[EXERCISE REQUIREMENTS]
Type out the entries again, matching each one exactly.

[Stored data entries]
****************************************

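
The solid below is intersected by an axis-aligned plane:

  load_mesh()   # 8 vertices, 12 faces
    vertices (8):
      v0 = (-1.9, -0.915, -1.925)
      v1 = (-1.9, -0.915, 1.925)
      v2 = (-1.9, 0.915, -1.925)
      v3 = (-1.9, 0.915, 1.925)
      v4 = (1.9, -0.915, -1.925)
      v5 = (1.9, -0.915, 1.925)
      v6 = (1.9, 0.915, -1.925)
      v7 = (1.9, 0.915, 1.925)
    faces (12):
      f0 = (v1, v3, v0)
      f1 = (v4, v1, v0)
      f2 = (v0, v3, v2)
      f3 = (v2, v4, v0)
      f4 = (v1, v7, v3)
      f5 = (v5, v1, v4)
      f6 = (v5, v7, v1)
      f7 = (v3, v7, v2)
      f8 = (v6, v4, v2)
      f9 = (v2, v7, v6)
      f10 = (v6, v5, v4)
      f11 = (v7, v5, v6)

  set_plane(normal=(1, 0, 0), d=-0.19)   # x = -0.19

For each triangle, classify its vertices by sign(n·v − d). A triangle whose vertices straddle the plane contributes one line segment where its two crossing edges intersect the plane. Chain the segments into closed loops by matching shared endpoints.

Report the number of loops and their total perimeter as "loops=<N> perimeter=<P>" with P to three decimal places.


Straddling triangles (8 of 12):
  (v4,v1,v0) [+--] → (-0.19, -0.915, 0.1925)–(-0.19, -0.915, -1.925)  len=2.1175
  (v2,v4,v0) [-+-] → (-0.19, 0.0915, -1.925)–(-0.19, -0.915, -1.925)  len=1.0065
  (v1,v7,v3) [-+-] → (-0.19, -0.0915, 1.925)–(-0.19, 0.915, 1.925)  len=1.0065
  (v5,v1,v4) [+-+] → (-0.19, -0.915, 1.925)–(-0.19, -0.915, 0.1925)  len=1.7325
  (v5,v7,v1) [++-] → (-0.19, -0.0915, 1.925)–(-0.19, -0.915, 1.925)  len=0.8235
  (v3,v7,v2) [-+-] → (-0.19, 0.915, 1.925)–(-0.19, 0.915, -0.1925)  len=2.1175
  (v6,v4,v2) [++-] → (-0.19, 0.0915, -1.925)–(-0.19, 0.915, -1.925)  len=0.8235
  (v2,v7,v6) [-++] → (-0.19, 0.915, -0.1925)–(-0.19, 0.915, -1.925)  len=1.7325

Chained into 1 loop(s):
  loop 1: 8 segments, perimeter = 11.3600
Total perimeter = 11.360

loops=1 perimeter=11.360


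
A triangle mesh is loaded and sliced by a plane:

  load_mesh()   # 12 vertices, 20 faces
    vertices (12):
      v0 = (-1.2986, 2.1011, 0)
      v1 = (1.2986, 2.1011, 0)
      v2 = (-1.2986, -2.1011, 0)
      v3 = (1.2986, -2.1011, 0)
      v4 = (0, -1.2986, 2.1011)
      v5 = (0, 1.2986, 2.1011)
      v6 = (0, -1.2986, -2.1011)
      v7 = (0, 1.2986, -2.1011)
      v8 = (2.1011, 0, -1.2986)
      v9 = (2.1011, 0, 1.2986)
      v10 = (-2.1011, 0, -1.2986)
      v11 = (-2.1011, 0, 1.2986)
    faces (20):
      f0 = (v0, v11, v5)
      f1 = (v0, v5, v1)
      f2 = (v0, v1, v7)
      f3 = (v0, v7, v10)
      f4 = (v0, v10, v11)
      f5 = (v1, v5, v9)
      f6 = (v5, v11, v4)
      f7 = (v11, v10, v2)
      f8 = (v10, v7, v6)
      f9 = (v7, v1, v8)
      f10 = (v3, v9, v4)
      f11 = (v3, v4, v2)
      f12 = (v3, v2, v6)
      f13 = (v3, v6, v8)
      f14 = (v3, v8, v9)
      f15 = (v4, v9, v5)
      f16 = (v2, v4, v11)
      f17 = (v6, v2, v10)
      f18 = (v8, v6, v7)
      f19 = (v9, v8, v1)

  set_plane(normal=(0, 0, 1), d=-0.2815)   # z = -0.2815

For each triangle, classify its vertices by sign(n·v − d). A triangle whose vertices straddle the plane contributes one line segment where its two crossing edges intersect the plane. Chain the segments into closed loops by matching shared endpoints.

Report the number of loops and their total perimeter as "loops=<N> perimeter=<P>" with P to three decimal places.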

****************************************

[REPLY TO THE EXERCISE]
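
The solid below is intersected by an axis-aligned plane:

  load_mesh()   # 8 vertices, 12 faces
    vertices (8):
      v0 = (-1.9, -0.915, -1.925)
      v1 = (-1.9, -0.915, 1.925)
      v2 = (-1.9, 0.915, -1.925)
      v3 = (-1.9, 0.915, 1.925)
      v4 = (1.9, -0.915, -1.925)
      v5 = (1.9, -0.915, 1.925)
      v6 = (1.9, 0.915, -1.925)
      v7 = (1.9, 0.915, 1.925)
    faces (12):
      f0 = (v1, v3, v0)
      f1 = (v4, v1, v0)
      f2 = (v0, v3, v2)
      f3 = (v2, v4, v0)
      f4 = (v1, v7, v3)
      f5 = (v5, v1, v4)
      f6 = (v5, v7, v1)
      f7 = (v3, v7, v2)
      f8 = (v6, v4, v2)
      f9 = (v2, v7, v6)
      f10 = (v6, v5, v4)
      f11 = (v7, v5, v6)

  set_plane(normal=(1, 0, 0), d=-0.19)   # x = -0.19

For each triangle, classify its vertices by sign(n·v − d). A triangle whose vertices straddle the plane contributes one line segment where its two crossing edges intersect the plane. Chain the segments into closed loops by matching shared endpoints.

Report the number of loops and their total perimeter as "loops=<N> perimeter=<P>" with P to three decimal places.


Straddling triangles (8 of 12):
  (v4,v1,v0) [+--] → (-0.19, -0.915, 0.1925)–(-0.19, -0.915, -1.925)  len=2.1175
  (v2,v4,v0) [-+-] → (-0.19, 0.0915, -1.925)–(-0.19, -0.915, -1.925)  len=1.0065
  (v1,v7,v3) [-+-] → (-0.19, -0.0915, 1.925)–(-0.19, 0.915, 1.925)  len=1.0065
  (v5,v1,v4) [+-+] → (-0.19, -0.915, 1.925)–(-0.19, -0.915, 0.1925)  len=1.7325
  (v5,v7,v1) [++-] → (-0.19, -0.0915, 1.925)–(-0.19, -0.915, 1.925)  len=0.8235
  (v3,v7,v2) [-+-] → (-0.19, 0.915, 1.925)–(-0.19, 0.915, -0.1925)  len=2.1175
  (v6,v4,v2) [++-] → (-0.19, 0.0915, -1.925)–(-0.19, 0.915, -1.925)  len=0.8235
  (v2,v7,v6) [-++] → (-0.19, 0.915, -0.1925)–(-0.19, 0.915, -1.925)  len=1.7325

Chained into 1 loop(s):
  loop 1: 8 segments, perimeter = 11.3600
Total perimeter = 11.360

loops=1 perimeter=11.360


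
A triangle mesh is loaded and sliced by a plane:

  load_mesh()   # 12 vertices, 20 faces
    vertices (12):
      v0 = (-1.2986, 2.1011, 0)
      v1 = (1.2986, 2.1011, 0)
      v2 = (-1.2986, -2.1011, 0)
      v3 = (1.2986, -2.1011, 0)
      v4 = (0, -1.2986, 2.1011)
      v5 = (0, 1.2986, 2.1011)
      v6 = (0, -1.2986, -2.1011)
      v7 = (0, 1.2986, -2.1011)
      v8 = (2.1011, 0, -1.2986)
      v9 = (2.1011, 0, 1.2986)
      v10 = (-2.1011, 0, -1.2986)
      v11 = (-2.1011, 0, 1.2986)
    faces (20):
      f0 = (v0, v11, v5)
      f1 = (v0, v5, v1)
      f2 = (v0, v1, v7)
      f3 = (v0, v7, v10)
      f4 = (v0, v10, v11)
      f5 = (v1, v5, v9)
      f6 = (v5, v11, v4)
      f7 = (v11, v10, v2)
      f8 = (v10, v7, v6)
      f9 = (v7, v1, v8)
      f10 = (v3, v9, v4)
      f11 = (v3, v4, v2)
      f12 = (v3, v2, v6)
      f13 = (v3, v6, v8)
      f14 = (v3, v8, v9)
      f15 = (v4, v9, v5)
      f16 = (v2, v4, v11)
      f17 = (v6, v2, v10)
      f18 = (v8, v6, v7)
      f19 = (v9, v8, v1)

  set_plane(normal=(0, 0, 1), d=-0.2815)   # z = -0.2815

For each triangle, classify its vertices by sign(n·v − d). A triangle whose vertices straddle the plane contributes one line segment where its two crossing edges intersect the plane. Chain the segments into closed loops by matching shared endpoints.

Report the number of loops and their total perimeter as "loops=<N> perimeter=<P>" with P to three decimal places.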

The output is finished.